** Opening INPUT RECORDS block **

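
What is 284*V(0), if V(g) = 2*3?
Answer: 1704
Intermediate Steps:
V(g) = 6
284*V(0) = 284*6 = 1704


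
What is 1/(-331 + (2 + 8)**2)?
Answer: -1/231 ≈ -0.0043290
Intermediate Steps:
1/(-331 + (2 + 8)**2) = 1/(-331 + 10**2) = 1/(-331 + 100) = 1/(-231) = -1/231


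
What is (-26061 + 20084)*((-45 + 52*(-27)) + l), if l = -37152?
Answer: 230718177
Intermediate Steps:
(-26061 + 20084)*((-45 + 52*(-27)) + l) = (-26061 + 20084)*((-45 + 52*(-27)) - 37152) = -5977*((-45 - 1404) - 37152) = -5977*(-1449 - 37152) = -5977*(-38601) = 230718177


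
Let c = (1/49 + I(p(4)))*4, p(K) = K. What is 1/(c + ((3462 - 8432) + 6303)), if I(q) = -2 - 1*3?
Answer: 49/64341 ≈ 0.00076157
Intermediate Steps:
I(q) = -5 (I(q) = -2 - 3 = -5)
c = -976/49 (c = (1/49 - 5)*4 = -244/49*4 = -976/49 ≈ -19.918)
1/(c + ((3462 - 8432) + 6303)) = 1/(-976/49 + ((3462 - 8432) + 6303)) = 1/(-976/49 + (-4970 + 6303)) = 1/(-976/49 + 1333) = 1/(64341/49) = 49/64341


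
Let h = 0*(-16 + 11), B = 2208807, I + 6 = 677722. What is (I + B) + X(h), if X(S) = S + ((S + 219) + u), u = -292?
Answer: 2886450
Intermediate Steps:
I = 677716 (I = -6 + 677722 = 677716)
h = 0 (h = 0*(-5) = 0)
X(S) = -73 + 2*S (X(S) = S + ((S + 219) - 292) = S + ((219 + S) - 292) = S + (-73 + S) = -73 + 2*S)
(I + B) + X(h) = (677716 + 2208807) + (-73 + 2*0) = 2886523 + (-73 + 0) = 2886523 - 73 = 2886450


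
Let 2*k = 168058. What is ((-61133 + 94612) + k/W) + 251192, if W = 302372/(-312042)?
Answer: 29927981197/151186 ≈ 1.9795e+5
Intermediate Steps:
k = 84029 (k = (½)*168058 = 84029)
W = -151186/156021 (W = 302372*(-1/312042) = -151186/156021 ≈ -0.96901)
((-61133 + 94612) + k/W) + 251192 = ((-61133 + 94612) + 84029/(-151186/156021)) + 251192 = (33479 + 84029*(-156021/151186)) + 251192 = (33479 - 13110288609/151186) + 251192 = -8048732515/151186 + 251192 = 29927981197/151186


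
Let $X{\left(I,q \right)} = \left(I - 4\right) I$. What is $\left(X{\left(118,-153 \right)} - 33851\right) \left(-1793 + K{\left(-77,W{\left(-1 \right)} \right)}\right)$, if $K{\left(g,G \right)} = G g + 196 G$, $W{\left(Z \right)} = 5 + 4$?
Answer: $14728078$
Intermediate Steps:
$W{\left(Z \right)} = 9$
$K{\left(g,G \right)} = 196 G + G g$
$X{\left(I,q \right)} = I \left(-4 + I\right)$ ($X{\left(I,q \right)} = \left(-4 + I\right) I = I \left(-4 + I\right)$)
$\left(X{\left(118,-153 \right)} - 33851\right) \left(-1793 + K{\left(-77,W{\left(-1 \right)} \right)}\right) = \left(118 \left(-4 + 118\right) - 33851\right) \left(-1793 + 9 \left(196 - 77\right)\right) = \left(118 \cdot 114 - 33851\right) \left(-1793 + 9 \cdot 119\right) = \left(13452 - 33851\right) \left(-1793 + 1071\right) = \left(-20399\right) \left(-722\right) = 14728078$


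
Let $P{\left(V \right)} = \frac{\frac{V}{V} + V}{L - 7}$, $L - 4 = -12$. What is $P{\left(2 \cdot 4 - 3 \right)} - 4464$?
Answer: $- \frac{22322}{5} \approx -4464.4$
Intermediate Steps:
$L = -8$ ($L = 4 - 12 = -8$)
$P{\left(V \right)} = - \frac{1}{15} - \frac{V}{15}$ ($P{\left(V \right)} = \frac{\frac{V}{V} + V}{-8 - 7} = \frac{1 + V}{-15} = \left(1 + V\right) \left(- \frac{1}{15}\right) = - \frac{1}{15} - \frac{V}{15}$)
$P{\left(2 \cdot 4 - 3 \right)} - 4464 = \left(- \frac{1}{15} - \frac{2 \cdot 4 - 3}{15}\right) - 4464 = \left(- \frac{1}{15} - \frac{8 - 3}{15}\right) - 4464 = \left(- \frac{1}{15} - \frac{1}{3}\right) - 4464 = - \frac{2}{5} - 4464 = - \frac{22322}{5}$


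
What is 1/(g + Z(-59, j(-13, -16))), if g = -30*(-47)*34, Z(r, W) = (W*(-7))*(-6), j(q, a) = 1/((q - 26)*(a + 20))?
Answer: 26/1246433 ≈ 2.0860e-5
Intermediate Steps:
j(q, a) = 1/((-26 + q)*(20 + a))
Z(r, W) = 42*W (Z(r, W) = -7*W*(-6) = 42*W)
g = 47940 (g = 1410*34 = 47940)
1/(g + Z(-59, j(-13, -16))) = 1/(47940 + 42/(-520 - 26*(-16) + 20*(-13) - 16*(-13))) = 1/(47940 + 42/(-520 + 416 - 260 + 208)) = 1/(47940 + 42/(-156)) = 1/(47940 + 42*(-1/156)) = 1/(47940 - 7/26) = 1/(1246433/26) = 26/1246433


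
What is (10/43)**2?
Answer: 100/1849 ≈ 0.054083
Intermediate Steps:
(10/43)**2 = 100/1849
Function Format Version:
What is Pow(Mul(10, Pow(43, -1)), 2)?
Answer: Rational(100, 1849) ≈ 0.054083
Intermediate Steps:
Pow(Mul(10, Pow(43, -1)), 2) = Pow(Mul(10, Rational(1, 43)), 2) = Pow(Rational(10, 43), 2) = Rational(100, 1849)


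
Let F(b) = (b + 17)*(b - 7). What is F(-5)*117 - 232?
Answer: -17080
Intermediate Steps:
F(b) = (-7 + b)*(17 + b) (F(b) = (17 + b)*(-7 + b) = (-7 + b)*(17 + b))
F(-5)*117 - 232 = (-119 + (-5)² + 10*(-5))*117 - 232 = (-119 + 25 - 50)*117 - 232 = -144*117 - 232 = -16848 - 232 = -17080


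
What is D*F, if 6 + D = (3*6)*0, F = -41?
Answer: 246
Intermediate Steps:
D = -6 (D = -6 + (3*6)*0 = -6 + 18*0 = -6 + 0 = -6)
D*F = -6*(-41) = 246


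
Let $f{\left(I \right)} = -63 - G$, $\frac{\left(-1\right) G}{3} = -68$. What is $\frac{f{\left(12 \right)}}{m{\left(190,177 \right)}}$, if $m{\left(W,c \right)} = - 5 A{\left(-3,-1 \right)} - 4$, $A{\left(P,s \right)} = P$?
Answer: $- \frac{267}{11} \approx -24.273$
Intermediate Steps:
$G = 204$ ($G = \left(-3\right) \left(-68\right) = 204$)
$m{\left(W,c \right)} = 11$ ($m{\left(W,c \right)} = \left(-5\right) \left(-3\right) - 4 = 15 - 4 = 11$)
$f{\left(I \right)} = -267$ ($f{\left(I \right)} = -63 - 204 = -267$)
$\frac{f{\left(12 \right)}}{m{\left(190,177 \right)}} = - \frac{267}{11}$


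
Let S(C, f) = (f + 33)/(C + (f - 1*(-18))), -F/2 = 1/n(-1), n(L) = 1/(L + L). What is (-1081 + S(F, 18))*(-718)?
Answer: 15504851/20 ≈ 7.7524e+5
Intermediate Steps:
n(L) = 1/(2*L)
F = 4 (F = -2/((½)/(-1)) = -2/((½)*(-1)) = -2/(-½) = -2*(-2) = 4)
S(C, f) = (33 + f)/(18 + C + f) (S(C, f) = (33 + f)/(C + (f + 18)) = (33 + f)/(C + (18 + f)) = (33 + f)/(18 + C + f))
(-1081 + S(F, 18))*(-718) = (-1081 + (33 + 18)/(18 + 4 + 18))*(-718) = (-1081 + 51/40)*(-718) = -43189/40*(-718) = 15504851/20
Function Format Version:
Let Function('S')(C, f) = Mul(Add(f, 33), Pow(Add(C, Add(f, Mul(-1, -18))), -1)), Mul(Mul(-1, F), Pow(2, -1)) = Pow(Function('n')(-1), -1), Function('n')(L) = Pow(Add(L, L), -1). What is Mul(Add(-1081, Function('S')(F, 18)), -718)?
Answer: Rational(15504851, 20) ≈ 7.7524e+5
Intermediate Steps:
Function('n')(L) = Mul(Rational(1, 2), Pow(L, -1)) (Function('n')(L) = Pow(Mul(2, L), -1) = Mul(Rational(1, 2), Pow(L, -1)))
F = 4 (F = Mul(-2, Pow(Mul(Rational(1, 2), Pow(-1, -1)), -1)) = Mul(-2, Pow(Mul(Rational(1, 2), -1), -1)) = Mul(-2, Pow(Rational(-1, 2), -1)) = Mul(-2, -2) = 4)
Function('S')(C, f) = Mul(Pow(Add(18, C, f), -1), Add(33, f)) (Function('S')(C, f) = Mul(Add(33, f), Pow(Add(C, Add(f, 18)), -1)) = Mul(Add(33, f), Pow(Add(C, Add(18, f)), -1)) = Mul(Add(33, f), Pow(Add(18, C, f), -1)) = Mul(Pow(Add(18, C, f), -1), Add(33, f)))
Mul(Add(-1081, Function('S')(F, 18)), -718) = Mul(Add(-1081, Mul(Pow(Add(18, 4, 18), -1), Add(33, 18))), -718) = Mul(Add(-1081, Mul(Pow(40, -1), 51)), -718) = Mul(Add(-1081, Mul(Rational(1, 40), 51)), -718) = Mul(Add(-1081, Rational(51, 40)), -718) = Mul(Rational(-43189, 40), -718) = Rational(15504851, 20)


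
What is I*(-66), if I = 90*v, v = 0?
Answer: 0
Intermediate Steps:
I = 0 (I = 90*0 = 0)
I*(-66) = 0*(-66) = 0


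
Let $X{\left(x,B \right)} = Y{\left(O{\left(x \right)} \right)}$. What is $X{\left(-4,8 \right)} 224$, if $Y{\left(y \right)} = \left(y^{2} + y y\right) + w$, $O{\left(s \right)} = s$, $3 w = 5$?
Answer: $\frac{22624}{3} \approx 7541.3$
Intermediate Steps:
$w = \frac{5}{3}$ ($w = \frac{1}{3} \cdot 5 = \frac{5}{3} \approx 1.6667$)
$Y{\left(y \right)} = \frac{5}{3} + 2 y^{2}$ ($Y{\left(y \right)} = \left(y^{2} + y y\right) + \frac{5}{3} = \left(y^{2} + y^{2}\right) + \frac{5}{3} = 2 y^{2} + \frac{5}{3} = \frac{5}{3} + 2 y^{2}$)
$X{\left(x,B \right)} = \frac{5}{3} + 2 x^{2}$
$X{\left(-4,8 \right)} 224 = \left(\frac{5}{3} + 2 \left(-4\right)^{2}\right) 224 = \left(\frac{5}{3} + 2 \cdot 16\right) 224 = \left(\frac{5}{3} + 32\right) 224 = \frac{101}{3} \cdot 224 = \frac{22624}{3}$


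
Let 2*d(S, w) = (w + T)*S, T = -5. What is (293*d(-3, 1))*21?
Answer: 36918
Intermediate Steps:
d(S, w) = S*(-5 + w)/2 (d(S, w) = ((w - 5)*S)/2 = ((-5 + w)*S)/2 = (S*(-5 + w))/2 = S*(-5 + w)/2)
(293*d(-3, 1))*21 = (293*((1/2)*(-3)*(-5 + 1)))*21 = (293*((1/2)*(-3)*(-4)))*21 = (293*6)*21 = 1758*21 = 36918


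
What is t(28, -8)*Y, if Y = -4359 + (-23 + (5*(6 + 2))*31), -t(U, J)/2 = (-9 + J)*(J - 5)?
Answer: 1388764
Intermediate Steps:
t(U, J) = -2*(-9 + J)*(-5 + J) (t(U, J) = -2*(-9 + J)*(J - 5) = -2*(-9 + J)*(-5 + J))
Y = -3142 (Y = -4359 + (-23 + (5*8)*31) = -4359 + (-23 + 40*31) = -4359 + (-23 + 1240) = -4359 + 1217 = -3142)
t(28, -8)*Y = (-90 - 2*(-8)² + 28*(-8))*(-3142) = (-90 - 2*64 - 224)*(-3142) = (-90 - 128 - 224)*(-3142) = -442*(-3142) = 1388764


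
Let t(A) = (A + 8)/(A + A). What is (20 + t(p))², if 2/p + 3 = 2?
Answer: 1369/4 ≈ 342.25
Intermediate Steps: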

** Closing INPUT RECORDS block **

## ABOUT THIS TASK
Here the output must be the lines above from the line with "-68$. What is" to the line with "Answer: Rational(15504851, 20) ≈ 7.7524e+5", both included, duplicated word for word and nothing else.

## EXERCISE OUTPUT
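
Let $f{\left(I \right)} = -63 - G$, $\frac{\left(-1\right) G}{3} = -68$. What is $\frac{f{\left(12 \right)}}{m{\left(190,177 \right)}}$, if $m{\left(W,c \right)} = - 5 A{\left(-3,-1 \right)} - 4$, $A{\left(P,s \right)} = P$?
Answer: $- \frac{267}{11} \approx -24.273$
Intermediate Steps:
$G = 204$ ($G = \left(-3\right) \left(-68\right) = 204$)
$m{\left(W,c \right)} = 11$ ($m{\left(W,c \right)} = \left(-5\right) \left(-3\right) - 4 = 15 - 4 = 11$)
$f{\left(I \right)} = -267$ ($f{\left(I \right)} = -63 - 204 = -267$)
$\frac{f{\left(12 \right)}}{m{\left(190,177 \right)}} = - \frac{267}{11}$


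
Let S(C, f) = (f + 33)/(C + (f - 1*(-18))), -F/2 = 1/n(-1), n(L) = 1/(L + L). What is (-1081 + S(F, 18))*(-718)?
Answer: 15504851/20 ≈ 7.7524e+5
Intermediate Steps:
n(L) = 1/(2*L)
F = 4 (F = -2/((½)/(-1)) = -2/((½)*(-1)) = -2/(-½) = -2*(-2) = 4)
S(C, f) = (33 + f)/(18 + C + f) (S(C, f) = (33 + f)/(C + (f + 18)) = (33 + f)/(C + (18 + f)) = (33 + f)/(18 + C + f))
(-1081 + S(F, 18))*(-718) = (-1081 + (33 + 18)/(18 + 4 + 18))*(-718) = (-1081 + 51/40)*(-718) = -43189/40*(-718) = 15504851/20
Function Format Version:
Let Function('S')(C, f) = Mul(Add(f, 33), Pow(Add(C, Add(f, Mul(-1, -18))), -1)), Mul(Mul(-1, F), Pow(2, -1)) = Pow(Function('n')(-1), -1), Function('n')(L) = Pow(Add(L, L), -1). What is Mul(Add(-1081, Function('S')(F, 18)), -718)?
Answer: Rational(15504851, 20) ≈ 7.7524e+5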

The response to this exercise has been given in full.